The response must consist of the lines below from the one with "4. 16 faculty" through the one with "5. 39 faculty", exactly as they appear and with both ends kept.

----------

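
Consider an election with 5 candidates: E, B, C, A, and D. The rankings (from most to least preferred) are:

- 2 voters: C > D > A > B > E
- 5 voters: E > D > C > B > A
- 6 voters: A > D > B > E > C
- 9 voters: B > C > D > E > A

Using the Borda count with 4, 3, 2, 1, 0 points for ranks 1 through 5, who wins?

D

E: 2·0 + 5·4 + 6·1 + 9·1 = 35
B: 2·1 + 5·1 + 6·2 + 9·4 = 55
C: 2·4 + 5·2 + 6·0 + 9·3 = 45
A: 2·2 + 5·0 + 6·4 + 9·0 = 28
D: 2·3 + 5·3 + 6·3 + 9·2 = 57
D has the highest Borda score (57).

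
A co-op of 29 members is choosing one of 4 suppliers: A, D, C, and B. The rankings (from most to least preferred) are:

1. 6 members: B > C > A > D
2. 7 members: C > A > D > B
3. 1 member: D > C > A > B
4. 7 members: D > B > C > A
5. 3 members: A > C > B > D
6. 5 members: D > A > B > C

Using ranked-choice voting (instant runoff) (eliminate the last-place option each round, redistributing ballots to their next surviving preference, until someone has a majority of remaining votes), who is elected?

C

Round 1: A 3, D 13, C 7, B 6. Eliminate A.
Round 2: D 13, C 10, B 6. Eliminate B.
Round 3: D 13, C 16. C has a majority.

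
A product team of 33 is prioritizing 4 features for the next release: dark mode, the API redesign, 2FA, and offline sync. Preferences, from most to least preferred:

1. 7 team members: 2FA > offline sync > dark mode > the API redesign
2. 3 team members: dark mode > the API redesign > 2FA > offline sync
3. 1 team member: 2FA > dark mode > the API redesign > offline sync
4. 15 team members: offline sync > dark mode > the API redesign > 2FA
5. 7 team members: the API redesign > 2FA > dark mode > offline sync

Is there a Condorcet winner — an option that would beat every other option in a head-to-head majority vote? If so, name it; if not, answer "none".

none

Checking pairwise contests:
offline sync beats dark mode 22–11.
dark mode beats the API redesign 26–7.
dark mode beats 2FA 18–15.
2FA beats offline sync 18–15.
Every option loses at least one head-to-head, so there is no Condorcet winner.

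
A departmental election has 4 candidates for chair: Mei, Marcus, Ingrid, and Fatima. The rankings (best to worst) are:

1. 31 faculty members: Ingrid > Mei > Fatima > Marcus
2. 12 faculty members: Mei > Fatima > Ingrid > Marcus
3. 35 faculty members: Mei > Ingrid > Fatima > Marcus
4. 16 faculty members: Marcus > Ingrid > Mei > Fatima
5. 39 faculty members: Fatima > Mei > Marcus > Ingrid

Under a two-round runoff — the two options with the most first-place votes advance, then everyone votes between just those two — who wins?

Round 1 first-place votes: Mei 47, Marcus 16, Ingrid 31, Fatima 39.
Mei and Fatima advance.
Runoff: Mei is preferred to Fatima by 94 voters; Fatima by 39.
Mei wins the runoff.

Mei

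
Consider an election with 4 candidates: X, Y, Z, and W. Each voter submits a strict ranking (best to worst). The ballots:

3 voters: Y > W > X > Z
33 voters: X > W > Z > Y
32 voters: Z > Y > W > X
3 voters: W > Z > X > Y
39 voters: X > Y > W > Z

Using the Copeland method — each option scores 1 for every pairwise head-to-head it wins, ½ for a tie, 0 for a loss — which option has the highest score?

X

X: beats Y, Z, and W → score 3.
Y: beats W; loses to X and Z → score 1.
Z: beats Y; loses to X and W → score 1.
W: beats Z; loses to X and Y → score 1.
X has the best pairwise record.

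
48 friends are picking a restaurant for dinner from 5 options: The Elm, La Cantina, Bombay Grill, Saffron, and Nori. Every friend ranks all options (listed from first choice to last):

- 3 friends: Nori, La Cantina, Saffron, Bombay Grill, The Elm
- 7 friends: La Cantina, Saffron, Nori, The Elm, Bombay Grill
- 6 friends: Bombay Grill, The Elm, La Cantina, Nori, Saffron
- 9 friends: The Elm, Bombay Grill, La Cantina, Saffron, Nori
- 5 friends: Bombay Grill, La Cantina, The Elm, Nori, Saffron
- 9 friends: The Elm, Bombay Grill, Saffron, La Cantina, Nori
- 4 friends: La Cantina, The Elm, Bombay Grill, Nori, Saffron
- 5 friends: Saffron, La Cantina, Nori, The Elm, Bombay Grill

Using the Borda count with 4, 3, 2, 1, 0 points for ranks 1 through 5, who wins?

The Elm

The Elm: 3·0 + 7·1 + 6·3 + 9·4 + 5·2 + 9·4 + 4·3 + 5·1 = 124
La Cantina: 3·3 + 7·4 + 6·2 + 9·2 + 5·3 + 9·1 + 4·4 + 5·3 = 122
Bombay Grill: 3·1 + 7·0 + 6·4 + 9·3 + 5·4 + 9·3 + 4·2 + 5·0 = 109
Saffron: 3·2 + 7·3 + 6·0 + 9·1 + 5·0 + 9·2 + 4·0 + 5·4 = 74
Nori: 3·4 + 7·2 + 6·1 + 9·0 + 5·1 + 9·0 + 4·1 + 5·2 = 51
The Elm has the highest Borda score (124).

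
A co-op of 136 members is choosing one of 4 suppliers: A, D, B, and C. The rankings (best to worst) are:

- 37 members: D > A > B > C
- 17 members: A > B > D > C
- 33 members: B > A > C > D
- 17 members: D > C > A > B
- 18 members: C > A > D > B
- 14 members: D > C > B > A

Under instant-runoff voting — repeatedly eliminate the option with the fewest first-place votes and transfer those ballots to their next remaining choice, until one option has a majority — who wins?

Round 1: A 17, D 68, B 33, C 18. Eliminate A.
Round 2: D 68, B 50, C 18. Eliminate C.
Round 3: D 86, B 50. D has a majority.

D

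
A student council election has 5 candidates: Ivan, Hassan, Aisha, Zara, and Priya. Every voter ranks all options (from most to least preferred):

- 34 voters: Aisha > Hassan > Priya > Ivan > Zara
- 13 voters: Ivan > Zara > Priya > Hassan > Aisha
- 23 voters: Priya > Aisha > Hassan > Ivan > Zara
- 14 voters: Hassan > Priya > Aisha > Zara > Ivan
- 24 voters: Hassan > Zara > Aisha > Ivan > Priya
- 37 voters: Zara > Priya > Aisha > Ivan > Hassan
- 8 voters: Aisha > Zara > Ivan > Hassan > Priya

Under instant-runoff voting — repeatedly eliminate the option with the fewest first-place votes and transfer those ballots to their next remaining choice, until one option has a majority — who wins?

Aisha

Round 1: Ivan 13, Hassan 38, Aisha 42, Zara 37, Priya 23. Eliminate Ivan.
Round 2: Hassan 38, Aisha 42, Zara 50, Priya 23. Eliminate Priya.
Round 3: Hassan 38, Aisha 65, Zara 50. Eliminate Hassan.
Round 4: Aisha 79, Zara 74. Aisha has a majority.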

----------

_Answer for the task_
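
4. 16 faculty members: Marcus > Ingrid > Mei > Fatima
5. 39 faculty members: Fatima > Mei > Marcus > Ingrid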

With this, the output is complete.